◆ TASK OBJECTIVE ◆
Scan the data for "smallest" and copy each matching line.

◆ Saved data entries ◆
=== Begin Enclosure ===
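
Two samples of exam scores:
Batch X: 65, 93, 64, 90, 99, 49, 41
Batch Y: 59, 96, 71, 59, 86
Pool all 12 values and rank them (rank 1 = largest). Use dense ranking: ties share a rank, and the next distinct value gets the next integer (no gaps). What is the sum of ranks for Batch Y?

Sorted (descending): 99, 96, 93, 90, 86, 71, 65, 64, 59, 59, 49, 41
The 2 values of 59 share dense rank 9.
Remaining distinct values take the next consecutive integers.
Batch Y values → pooled ranks: 59→9, 96→2, 71→6, 59→9, 86→5
Rank sum = 9 + 2 + 6 + 9 + 5 = 31

31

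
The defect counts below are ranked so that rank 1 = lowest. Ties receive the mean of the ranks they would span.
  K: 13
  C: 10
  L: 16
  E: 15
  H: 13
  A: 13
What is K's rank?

Sorted (ascending): 10, 13, 13, 13, 15, 16
The 3 values of 13 occupy positions 2–4 → average rank 3.
K has value 13 → rank 3.

3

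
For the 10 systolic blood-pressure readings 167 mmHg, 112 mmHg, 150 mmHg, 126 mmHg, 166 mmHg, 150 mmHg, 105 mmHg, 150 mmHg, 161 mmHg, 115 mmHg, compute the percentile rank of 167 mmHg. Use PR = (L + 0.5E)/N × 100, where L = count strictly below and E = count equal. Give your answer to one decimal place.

N = 10.
Strictly below 167: 9. Equal to 167: 1.
PR = (9 + 0.5·1)/10 × 100 = 95.0

95.0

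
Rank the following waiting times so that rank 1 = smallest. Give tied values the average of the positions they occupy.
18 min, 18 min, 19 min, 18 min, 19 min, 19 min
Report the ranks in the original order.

Sorted (ascending): 18, 18, 18, 19, 19, 19
The 3 values of 18 occupy positions 1–3 → average rank 2.
The 3 values of 19 occupy positions 4–6 → average rank 5.

2, 2, 5, 2, 5, 5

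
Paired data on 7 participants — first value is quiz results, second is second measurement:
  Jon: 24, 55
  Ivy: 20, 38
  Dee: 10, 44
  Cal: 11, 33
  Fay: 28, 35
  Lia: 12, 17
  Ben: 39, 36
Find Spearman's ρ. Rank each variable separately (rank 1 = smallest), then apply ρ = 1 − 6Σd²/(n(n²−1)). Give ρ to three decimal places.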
=== End Enclosure ===
◆ EXPECTED OUTPUT ◆
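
Rank the following waiting times so that rank 1 = smallest. Give tied values the average of the positions they occupy.
Find Spearman's ρ. Rank each variable separately (rank 1 = smallest), then apply ρ = 1 − 6Σd²/(n(n²−1)). Give ρ to three decimal places.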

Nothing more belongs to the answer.